• Work instructions: Total the lines of the listing below that hold the word "Suppose". Output nothing except that number.

----

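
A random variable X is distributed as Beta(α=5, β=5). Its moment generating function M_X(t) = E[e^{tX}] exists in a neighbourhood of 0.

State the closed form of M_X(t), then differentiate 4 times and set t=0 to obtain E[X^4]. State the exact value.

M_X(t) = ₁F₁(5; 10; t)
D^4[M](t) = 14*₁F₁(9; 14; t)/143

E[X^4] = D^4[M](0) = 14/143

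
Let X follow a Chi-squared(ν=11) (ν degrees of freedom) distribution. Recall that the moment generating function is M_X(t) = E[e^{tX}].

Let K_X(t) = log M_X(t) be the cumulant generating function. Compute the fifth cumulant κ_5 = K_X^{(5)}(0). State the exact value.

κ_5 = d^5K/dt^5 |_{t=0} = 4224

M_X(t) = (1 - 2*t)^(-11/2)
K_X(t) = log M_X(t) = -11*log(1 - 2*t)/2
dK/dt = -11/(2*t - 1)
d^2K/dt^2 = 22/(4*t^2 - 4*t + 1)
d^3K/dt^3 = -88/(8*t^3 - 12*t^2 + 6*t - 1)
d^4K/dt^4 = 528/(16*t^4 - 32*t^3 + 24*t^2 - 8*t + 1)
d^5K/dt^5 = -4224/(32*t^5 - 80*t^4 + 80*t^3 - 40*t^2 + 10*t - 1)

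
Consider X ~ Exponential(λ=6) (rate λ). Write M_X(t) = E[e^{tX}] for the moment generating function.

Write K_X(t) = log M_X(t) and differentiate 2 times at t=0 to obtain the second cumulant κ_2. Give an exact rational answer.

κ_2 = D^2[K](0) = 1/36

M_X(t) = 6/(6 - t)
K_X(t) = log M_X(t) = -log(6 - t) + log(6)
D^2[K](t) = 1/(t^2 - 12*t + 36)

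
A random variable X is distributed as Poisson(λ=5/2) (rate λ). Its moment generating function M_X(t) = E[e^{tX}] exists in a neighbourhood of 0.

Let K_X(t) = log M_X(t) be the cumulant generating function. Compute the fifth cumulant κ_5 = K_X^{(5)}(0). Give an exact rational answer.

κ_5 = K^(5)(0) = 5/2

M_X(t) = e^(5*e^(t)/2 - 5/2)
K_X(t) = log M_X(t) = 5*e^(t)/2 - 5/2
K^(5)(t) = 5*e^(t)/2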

----

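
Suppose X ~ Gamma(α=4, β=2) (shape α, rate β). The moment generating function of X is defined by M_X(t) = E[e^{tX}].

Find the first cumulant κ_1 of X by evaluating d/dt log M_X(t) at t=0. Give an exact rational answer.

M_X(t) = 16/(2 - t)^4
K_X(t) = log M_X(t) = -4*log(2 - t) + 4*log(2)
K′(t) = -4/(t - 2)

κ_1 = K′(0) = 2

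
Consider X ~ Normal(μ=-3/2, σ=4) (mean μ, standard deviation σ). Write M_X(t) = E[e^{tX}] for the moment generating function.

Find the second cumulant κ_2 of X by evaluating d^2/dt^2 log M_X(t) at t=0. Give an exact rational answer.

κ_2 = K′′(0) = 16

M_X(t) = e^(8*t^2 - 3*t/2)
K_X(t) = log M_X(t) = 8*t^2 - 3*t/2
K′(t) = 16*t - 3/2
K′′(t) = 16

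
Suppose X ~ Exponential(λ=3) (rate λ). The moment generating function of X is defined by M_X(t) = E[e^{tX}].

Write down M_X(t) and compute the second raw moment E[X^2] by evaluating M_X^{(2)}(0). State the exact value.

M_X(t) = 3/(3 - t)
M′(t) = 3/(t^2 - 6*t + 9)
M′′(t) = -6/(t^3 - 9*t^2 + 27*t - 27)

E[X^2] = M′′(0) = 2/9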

----

• Final answer: 2